→ **What you need to do**: Which lines of the entries below run from the one holding "spectral_norm(v) = 10.09" to the one holding "dim1_L2_norms(z) = [0.95, 0.78, 0.69, 1.3]", inclusive? Set down exactly those lines and no others.

→ **Data shown**:
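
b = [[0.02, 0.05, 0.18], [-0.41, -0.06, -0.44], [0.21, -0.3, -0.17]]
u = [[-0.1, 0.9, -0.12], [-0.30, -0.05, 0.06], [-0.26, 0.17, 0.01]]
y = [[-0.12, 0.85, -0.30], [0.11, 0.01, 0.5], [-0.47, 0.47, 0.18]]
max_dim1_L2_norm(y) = 0.91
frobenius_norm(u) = 1.01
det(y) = -0.21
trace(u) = -0.14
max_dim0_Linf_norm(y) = 0.85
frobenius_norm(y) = 1.25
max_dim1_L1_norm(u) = 1.12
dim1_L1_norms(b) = [0.25, 0.91, 0.68]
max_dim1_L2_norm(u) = 0.91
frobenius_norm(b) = 0.75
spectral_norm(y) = 1.05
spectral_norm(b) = 0.62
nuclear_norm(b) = 1.09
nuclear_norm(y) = 1.97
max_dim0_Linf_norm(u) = 0.9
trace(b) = -0.21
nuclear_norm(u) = 1.33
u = y + b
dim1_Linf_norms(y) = [0.85, 0.5, 0.47]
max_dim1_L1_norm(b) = 0.91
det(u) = -0.00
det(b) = 0.01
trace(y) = 0.07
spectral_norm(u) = 0.94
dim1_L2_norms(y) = [0.91, 0.51, 0.69]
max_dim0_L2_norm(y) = 0.97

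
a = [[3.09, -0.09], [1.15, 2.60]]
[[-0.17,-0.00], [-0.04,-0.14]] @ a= [[-0.53, 0.02], [-0.28, -0.36]]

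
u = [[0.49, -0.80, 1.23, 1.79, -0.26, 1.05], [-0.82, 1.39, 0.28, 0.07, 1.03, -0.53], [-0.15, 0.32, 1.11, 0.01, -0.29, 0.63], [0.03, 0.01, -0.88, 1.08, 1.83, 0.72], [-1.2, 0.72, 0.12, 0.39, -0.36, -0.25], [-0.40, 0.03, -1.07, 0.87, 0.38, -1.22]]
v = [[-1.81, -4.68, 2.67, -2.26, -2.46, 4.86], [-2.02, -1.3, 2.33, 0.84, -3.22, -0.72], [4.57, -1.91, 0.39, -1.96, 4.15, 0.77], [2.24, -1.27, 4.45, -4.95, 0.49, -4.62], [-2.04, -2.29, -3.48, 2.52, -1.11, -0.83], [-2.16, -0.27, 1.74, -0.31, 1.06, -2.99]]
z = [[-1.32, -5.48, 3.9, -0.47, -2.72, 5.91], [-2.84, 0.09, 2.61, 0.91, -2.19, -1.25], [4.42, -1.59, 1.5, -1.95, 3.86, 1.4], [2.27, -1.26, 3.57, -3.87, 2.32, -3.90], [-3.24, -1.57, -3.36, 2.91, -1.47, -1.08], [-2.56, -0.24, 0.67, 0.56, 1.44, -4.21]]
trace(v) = -11.77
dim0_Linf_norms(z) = [4.42, 5.48, 3.9, 3.87, 3.86, 5.91]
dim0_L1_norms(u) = [3.09, 3.27, 4.69, 4.21, 4.15, 4.4]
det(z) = 3583.34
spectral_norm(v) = 10.09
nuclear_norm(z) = 33.72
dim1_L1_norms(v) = [18.74, 10.43, 13.75, 18.02, 12.27, 8.53]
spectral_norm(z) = 10.34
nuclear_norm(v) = 34.24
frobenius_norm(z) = 16.58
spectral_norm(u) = 3.06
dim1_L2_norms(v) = [8.19, 4.77, 6.81, 8.52, 5.46, 4.23]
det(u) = -0.15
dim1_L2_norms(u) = [2.6, 2.01, 1.36, 2.41, 1.52, 1.92]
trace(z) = -9.28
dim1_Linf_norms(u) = [1.79, 1.39, 1.11, 1.83, 1.2, 1.22]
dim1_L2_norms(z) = [9.46, 4.7, 6.71, 7.42, 6.0, 5.21]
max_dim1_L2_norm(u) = 2.6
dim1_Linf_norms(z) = [5.91, 2.84, 4.42, 3.9, 3.36, 4.21]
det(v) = 10148.47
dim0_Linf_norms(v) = [4.57, 4.68, 4.45, 4.95, 4.15, 4.86]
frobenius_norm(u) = 4.95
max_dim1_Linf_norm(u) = 1.83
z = v + u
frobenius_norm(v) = 16.01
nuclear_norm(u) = 10.27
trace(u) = 2.49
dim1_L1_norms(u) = [5.62, 4.12, 2.51, 4.55, 3.04, 3.97]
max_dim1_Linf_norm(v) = 4.95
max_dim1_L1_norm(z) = 19.8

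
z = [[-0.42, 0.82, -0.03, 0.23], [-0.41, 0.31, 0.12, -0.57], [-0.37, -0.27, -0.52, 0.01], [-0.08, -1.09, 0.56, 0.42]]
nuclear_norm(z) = 3.52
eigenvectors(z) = [[(0.14+0j), 0.67+0.00j, (0.67-0j), (-0.54+0j)], [0.50+0.00j, 0.08+0.43j, (0.08-0.43j), 0.09+0.00j], [-0.12+0.00j, (-0.28+0.32j), -0.28-0.32j, (-0.74+0j)], [-0.85+0.00j, 0.03+0.43j, 0.03-0.43j, 0.39+0.00j]]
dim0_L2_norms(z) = [0.7, 1.42, 0.77, 0.74]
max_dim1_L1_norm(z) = 2.15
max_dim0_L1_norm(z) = 2.49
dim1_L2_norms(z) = [0.95, 0.78, 0.69, 1.3]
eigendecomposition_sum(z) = [[(-0.02+0j), (0.13+0j), -0.03+0.00j, (-0.11+0j)],[(-0.08+0j), 0.47+0.00j, -0.10+0.00j, (-0.39+0j)],[0.02-0.00j, (-0.11-0j), (0.02+0j), 0.09+0.00j],[0.14-0.00j, -0.80-0.00j, 0.17+0.00j, 0.68+0.00j]] + [[(-0.11+0.26j), 0.27+0.16j, 0.17-0.09j, (0.11+0.15j)],[(-0.18-0.04j), (-0.07+0.19j), 0.08+0.10j, -0.08+0.09j],[-0.08-0.16j, -0.19+0.06j, (-0.03+0.12j), (-0.12-0.01j)],[-0.17-0.06j, -0.09+0.18j, (0.07+0.11j), (-0.09+0.08j)]] + [[(-0.11-0.26j), 0.27-0.16j, 0.17+0.09j, 0.11-0.15j], [-0.18+0.04j, -0.07-0.19j, 0.08-0.10j, (-0.08-0.09j)], [-0.08+0.16j, (-0.19-0.06j), (-0.03-0.12j), -0.12+0.01j], [-0.17+0.06j, -0.09-0.18j, 0.07-0.11j, -0.09-0.08j]] + [[-0.17+0.00j, 0.15+0.00j, -0.35-0.00j, (0.11+0j)],[0.03-0.00j, (-0.02-0j), 0.06+0.00j, -0.02-0.00j],[(-0.24+0j), 0.21+0.00j, -0.49-0.00j, 0.15+0.00j],[0.13-0.00j, -0.11-0.00j, 0.26+0.00j, (-0.08-0j)]]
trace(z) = -0.21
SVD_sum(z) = [[-0.13, 0.7, -0.21, -0.2], [-0.08, 0.43, -0.13, -0.12], [0.01, -0.04, 0.01, 0.01], [0.21, -1.13, 0.34, 0.32]] + [[0.09, 0.08, 0.14, 0.07], [-0.08, -0.07, -0.12, -0.06], [-0.29, -0.26, -0.46, -0.22], [0.04, 0.03, 0.06, 0.03]] + [[-0.10,  -0.01,  0.09,  -0.05], [-0.38,  -0.02,  0.35,  -0.20], [0.05,  0.00,  -0.04,  0.02], [-0.21,  -0.01,  0.19,  -0.11]] + [[-0.28, 0.05, -0.05, 0.42], [0.12, -0.02, 0.02, -0.19], [-0.13, 0.02, -0.03, 0.2], [-0.12, 0.02, -0.02, 0.18]]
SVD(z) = [[-0.50, 0.28, 0.23, 0.79],[-0.31, -0.25, 0.85, -0.35],[0.03, -0.92, -0.1, 0.37],[0.81, 0.11, 0.46, 0.34]] @ diag([1.532165669012196, 0.7002083288495029, 0.6486483710167179, 0.6421307886151791]) @ [[0.17, -0.91, 0.27, 0.26], [0.45, 0.40, 0.72, 0.35], [-0.68, -0.04, 0.63, -0.37], [-0.55, 0.10, -0.11, 0.82]]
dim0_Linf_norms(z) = [0.42, 1.09, 0.56, 0.57]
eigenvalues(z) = [(1.15+0j), (-0.3+0.65j), (-0.3-0.65j), (-0.76+0j)]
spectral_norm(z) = 1.53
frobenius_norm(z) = 1.92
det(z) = -0.45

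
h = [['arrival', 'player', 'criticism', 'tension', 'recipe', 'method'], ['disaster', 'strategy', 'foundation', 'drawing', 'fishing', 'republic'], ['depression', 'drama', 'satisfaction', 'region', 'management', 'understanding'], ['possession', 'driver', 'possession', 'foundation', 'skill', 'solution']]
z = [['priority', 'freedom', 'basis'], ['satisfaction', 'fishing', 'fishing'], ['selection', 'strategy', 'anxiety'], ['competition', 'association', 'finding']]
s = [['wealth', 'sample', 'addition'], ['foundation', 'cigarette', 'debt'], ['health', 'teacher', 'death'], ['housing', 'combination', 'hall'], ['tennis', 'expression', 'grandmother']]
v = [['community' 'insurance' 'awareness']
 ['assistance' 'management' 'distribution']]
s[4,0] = 'tennis'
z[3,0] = 'competition'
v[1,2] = 'distribution'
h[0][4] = 'recipe'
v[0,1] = 'insurance'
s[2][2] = 'death'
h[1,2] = 'foundation'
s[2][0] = 'health'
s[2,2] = 'death'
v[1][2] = 'distribution'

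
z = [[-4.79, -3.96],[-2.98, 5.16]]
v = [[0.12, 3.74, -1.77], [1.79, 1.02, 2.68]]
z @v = [[-7.66, -21.95, -2.13], [8.88, -5.88, 19.10]]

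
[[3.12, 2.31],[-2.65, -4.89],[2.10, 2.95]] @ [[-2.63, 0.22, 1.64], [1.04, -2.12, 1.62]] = [[-5.80,  -4.21,  8.86], [1.88,  9.78,  -12.27], [-2.45,  -5.79,  8.22]]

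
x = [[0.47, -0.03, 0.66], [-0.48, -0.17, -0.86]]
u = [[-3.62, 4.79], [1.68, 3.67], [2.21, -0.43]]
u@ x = [[-4.0, -0.71, -6.51], [-0.97, -0.67, -2.05], [1.25, 0.01, 1.83]]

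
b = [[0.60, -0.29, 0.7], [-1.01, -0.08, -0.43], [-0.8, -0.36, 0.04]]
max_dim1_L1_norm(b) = 1.59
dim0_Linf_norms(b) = [1.01, 0.36, 0.7]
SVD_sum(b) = [[0.75, 0.04, 0.35], [-0.99, -0.05, -0.47], [-0.65, -0.03, -0.31]] + [[-0.15, -0.33, 0.35], [-0.01, -0.03, 0.03], [-0.15, -0.33, 0.35]] + [[-0.0,0.00,0.0], [-0.00,0.0,0.0], [0.00,-0.00,-0.00]]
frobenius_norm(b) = 1.71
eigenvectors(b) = [[0.35,-0.41,0.5], [-0.74,0.72,-0.72], [-0.57,0.56,-0.48]]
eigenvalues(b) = [0.07, 0.16, 0.34]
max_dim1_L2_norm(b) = 1.1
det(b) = 0.00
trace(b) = 0.56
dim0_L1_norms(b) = [2.41, 0.73, 1.17]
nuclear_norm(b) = 2.27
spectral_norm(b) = 1.55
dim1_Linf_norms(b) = [0.7, 1.01, 0.8]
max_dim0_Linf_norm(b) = 1.01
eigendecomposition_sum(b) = [[-0.40, -0.68, 0.59], [0.83, 1.43, -1.25], [0.65, 1.11, -0.97]] + [[1.20, 2.68, -2.72], [-2.13, -4.78, 4.85], [-1.64, -3.68, 3.73]] + [[-0.20, -2.29, 2.83],[0.29, 3.26, -4.03],[0.19, 2.21, -2.72]]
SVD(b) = [[-0.53, -0.71, -0.47], [0.71, -0.07, -0.70], [0.47, -0.70, 0.54]] @ diag([1.5538763820156873, 0.7086313617471882, 0.003127708772165704]) @ [[-0.9, -0.05, -0.42], [0.29, 0.65, -0.70], [0.31, -0.75, -0.58]]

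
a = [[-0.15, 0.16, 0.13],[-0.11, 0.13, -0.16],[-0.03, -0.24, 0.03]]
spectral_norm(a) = 0.34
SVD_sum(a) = [[-0.07,0.18,-0.02], [-0.06,0.16,-0.01], [0.08,-0.2,0.02]] + [[-0.04, -0.0, 0.16],[0.03, 0.0, -0.12],[-0.01, -0.00, 0.04]] + [[-0.04, -0.02, -0.01], [-0.08, -0.03, -0.02], [-0.1, -0.04, -0.03]]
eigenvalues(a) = [(-0.13+0.14j), (-0.13-0.14j), (0.28+0j)]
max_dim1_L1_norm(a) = 0.44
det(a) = 0.01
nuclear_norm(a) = 0.69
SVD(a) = [[0.57,0.77,-0.29], [0.52,-0.61,-0.60], [-0.64,0.19,-0.75]] @ diag([0.3362968056133431, 0.21035791400921586, 0.14715300386996066]) @ [[-0.37, 0.93, -0.08], [-0.25, -0.02, 0.97], [0.89, 0.38, 0.24]]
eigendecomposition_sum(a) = [[-0.07+0.06j, 0.07+0.06j, 0.07+0.07j], [(-0.04-0.02j), -0.02+0.04j, (-0.02+0.04j)], [(-0.03-0.05j), -0.04+0.04j, (-0.04+0.03j)]] + [[(-0.07-0.06j), 0.07-0.06j, (0.07-0.07j)], [-0.04+0.02j, (-0.02-0.04j), (-0.02-0.04j)], [-0.03+0.05j, -0.04-0.04j, (-0.04-0.03j)]] + [[(-0-0j), (0.01-0j), -0.01-0.00j], [(-0.03-0j), (0.16-0j), -0.12-0.00j], [0.03+0.00j, (-0.16+0j), (0.12+0j)]]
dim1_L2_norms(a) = [0.25, 0.23, 0.24]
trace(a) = 0.01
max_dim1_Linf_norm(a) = 0.24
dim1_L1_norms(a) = [0.44, 0.4, 0.3]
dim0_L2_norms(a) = [0.19, 0.32, 0.21]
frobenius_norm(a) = 0.42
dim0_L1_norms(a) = [0.29, 0.53, 0.32]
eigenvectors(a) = [[-0.81+0.00j, -0.81-0.00j, (-0.05+0j)], [-0.13-0.34j, -0.13+0.34j, (-0.71+0j)], [(0.05-0.45j), (0.05+0.45j), (0.7+0j)]]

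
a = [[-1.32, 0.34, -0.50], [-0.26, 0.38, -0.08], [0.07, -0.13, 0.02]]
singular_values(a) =[1.5, 0.32, 0.0]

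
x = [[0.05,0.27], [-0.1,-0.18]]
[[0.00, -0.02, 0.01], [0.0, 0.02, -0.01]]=x@[[0.00, -0.01, 0.0], [0.0, -0.08, 0.03]]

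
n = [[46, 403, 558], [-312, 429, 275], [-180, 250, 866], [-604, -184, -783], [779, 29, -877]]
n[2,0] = -180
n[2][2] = 866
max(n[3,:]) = -184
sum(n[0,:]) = 1007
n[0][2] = 558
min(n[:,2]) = -877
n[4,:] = [779, 29, -877]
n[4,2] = -877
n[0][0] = 46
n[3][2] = -783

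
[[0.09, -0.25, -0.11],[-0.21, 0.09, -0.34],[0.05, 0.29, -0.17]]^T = [[0.09, -0.21, 0.05],[-0.25, 0.09, 0.29],[-0.11, -0.34, -0.17]]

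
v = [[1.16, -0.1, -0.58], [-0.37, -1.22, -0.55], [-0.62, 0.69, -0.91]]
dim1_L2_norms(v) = [1.3, 1.39, 1.3]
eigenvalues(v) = [(1.34+0j), (-1.16+0.62j), (-1.16-0.62j)]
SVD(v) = [[-0.46, 0.57, 0.68], [-0.68, -0.72, 0.14], [0.57, -0.39, 0.72]] @ diag([1.4251288662991473, 1.3629897087501, 1.1914976996546094]) @ [[-0.45, 0.89, 0.08], [0.86, 0.41, 0.31], [0.24, 0.21, -0.95]]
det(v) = 2.31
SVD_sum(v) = [[0.3, -0.59, -0.05],[0.43, -0.85, -0.08],[-0.37, 0.73, 0.07]] + [[0.66, 0.31, 0.24], [-0.85, -0.4, -0.31], [-0.46, -0.22, -0.17]] + [[0.2, 0.17, -0.77], [0.04, 0.04, -0.16], [0.21, 0.18, -0.81]]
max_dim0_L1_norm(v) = 2.15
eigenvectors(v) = [[(0.96+0j), 0.05-0.16j, (0.05+0.16j)], [-0.08+0.00j, (0.7+0j), 0.70-0.00j], [(-0.29+0j), (-0.11-0.69j), (-0.11+0.69j)]]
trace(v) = -0.97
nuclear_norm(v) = 3.98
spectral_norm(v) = 1.43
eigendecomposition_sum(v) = [[(1.24+0j), -0.13+0.00j, (-0.29+0j)], [-0.10-0.00j, 0.01+0.00j, (0.02-0j)], [(-0.37-0j), 0.04+0.00j, 0.09-0.00j]] + [[-0.04+0.02j, 0.01+0.16j, -0.15+0.03j], [(-0.14-0.15j), -0.62+0.23j, -0.29-0.56j], [(-0.12+0.16j), 0.33+0.57j, -0.50+0.37j]] + [[-0.04-0.02j, 0.01-0.16j, -0.15-0.03j], [(-0.14+0.15j), -0.62-0.23j, (-0.29+0.56j)], [(-0.12-0.16j), 0.33-0.57j, (-0.5-0.37j)]]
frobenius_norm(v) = 2.30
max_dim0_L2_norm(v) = 1.41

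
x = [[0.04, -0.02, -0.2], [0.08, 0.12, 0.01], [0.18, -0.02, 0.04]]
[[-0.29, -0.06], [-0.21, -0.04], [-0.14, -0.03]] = x @ [[-1.2, -0.24], [-1.07, -0.21], [1.33, 0.26]]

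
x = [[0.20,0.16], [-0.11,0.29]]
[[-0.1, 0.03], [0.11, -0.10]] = x@[[-0.63,0.32], [0.15,-0.24]]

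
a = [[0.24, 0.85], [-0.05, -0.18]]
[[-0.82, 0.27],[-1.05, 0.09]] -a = [[-1.06, -0.58], [-1.0, 0.27]]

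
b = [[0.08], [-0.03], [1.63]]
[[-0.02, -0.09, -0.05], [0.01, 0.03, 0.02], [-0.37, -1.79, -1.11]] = b@ [[-0.23, -1.10, -0.68]]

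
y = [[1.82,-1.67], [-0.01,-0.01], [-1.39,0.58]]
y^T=[[1.82, -0.01, -1.39], [-1.67, -0.01, 0.58]]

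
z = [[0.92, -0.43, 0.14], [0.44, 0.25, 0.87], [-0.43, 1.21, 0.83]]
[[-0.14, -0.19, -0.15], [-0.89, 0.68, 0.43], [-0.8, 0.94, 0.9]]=z @ [[0.06, -0.37, 0.04], [0.10, -0.03, 0.54], [-1.08, 0.98, 0.32]]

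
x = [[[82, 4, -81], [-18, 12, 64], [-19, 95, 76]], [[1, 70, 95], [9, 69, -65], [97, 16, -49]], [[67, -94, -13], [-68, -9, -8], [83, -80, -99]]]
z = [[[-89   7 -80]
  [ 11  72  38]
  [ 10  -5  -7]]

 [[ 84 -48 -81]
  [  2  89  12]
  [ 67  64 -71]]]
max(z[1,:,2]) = 12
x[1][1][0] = 9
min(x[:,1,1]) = -9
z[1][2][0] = 67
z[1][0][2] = -81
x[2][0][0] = 67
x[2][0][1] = -94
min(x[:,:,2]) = -99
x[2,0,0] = 67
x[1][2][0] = 97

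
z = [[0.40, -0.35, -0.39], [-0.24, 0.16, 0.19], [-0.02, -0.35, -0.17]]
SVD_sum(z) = [[0.35, -0.40, -0.38], [-0.18, 0.21, 0.2], [0.16, -0.19, -0.18]] + [[0.05, 0.05, -0.00], [-0.06, -0.05, 0.00], [-0.18, -0.16, 0.01]] + [[-0.0, 0.00, -0.01], [-0.0, 0.0, -0.01], [0.0, -0.0, 0.00]]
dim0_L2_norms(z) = [0.47, 0.52, 0.47]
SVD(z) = [[-0.82, 0.28, -0.5], [0.42, -0.29, -0.86], [-0.38, -0.92, 0.12]] @ diag([0.7965996510512592, 0.2664014832363302, 0.012619258080218302]) @ [[-0.53, 0.61, 0.58], [0.74, 0.67, -0.03], [0.41, -0.42, 0.81]]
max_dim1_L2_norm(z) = 0.66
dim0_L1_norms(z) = [0.66, 0.86, 0.75]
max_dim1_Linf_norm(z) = 0.4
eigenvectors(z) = [[0.85, -0.54, 0.37], [-0.48, 0.1, -0.49], [0.23, -0.84, 0.79]]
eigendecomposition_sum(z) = [[0.49, -0.16, -0.34], [-0.28, 0.09, 0.19], [0.13, -0.04, -0.09]] + [[-0.07, -0.16, -0.06], [0.01, 0.03, 0.01], [-0.11, -0.24, -0.1]] + [[-0.02, -0.03, 0.01], [0.03, 0.04, -0.01], [-0.04, -0.06, 0.02]]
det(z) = -0.00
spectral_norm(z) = 0.80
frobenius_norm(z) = 0.84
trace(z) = 0.39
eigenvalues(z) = [0.49, -0.14, 0.04]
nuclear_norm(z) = 1.08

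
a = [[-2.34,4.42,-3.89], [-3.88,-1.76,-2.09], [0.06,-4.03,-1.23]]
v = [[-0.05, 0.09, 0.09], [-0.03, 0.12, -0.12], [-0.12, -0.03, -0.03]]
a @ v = [[0.45,0.44,-0.62], [0.5,-0.5,-0.08], [0.27,-0.44,0.53]]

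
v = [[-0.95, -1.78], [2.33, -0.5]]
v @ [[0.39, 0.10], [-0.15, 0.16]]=[[-0.10, -0.38],[0.98, 0.15]]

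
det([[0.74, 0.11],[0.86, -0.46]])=-0.435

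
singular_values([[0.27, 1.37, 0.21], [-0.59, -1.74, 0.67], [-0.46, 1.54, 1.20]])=[2.74, 1.53, 0.16]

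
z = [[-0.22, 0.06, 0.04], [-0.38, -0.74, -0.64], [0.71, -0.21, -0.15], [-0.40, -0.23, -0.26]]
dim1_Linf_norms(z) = [0.22, 0.74, 0.71, 0.4]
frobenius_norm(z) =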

→ **Response to this task**:
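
spectral_norm(v) = 10.09
nuclear_norm(z) = 33.72
dim1_L1_norms(v) = [18.74, 10.43, 13.75, 18.02, 12.27, 8.53]
spectral_norm(z) = 10.34
nuclear_norm(v) = 34.24
frobenius_norm(z) = 16.58
spectral_norm(u) = 3.06
dim1_L2_norms(v) = [8.19, 4.77, 6.81, 8.52, 5.46, 4.23]
det(u) = -0.15
dim1_L2_norms(u) = [2.6, 2.01, 1.36, 2.41, 1.52, 1.92]
trace(z) = -9.28
dim1_Linf_norms(u) = [1.79, 1.39, 1.11, 1.83, 1.2, 1.22]
dim1_L2_norms(z) = [9.46, 4.7, 6.71, 7.42, 6.0, 5.21]
max_dim1_L2_norm(u) = 2.6
dim1_Linf_norms(z) = [5.91, 2.84, 4.42, 3.9, 3.36, 4.21]
det(v) = 10148.47
dim0_Linf_norms(v) = [4.57, 4.68, 4.45, 4.95, 4.15, 4.86]
frobenius_norm(u) = 4.95
max_dim1_Linf_norm(u) = 1.83
z = v + u
frobenius_norm(v) = 16.01
nuclear_norm(u) = 10.27
trace(u) = 2.49
dim1_L1_norms(u) = [5.62, 4.12, 2.51, 4.55, 3.04, 3.97]
max_dim1_Linf_norm(v) = 4.95
max_dim1_L1_norm(z) = 19.8

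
z = [[-0.42, 0.82, -0.03, 0.23], [-0.41, 0.31, 0.12, -0.57], [-0.37, -0.27, -0.52, 0.01], [-0.08, -1.09, 0.56, 0.42]]
nuclear_norm(z) = 3.52
eigenvectors(z) = [[(0.14+0j), 0.67+0.00j, (0.67-0j), (-0.54+0j)], [0.50+0.00j, 0.08+0.43j, (0.08-0.43j), 0.09+0.00j], [-0.12+0.00j, (-0.28+0.32j), -0.28-0.32j, (-0.74+0j)], [-0.85+0.00j, 0.03+0.43j, 0.03-0.43j, 0.39+0.00j]]
dim0_L2_norms(z) = [0.7, 1.42, 0.77, 0.74]
max_dim1_L1_norm(z) = 2.15
max_dim0_L1_norm(z) = 2.49
dim1_L2_norms(z) = [0.95, 0.78, 0.69, 1.3]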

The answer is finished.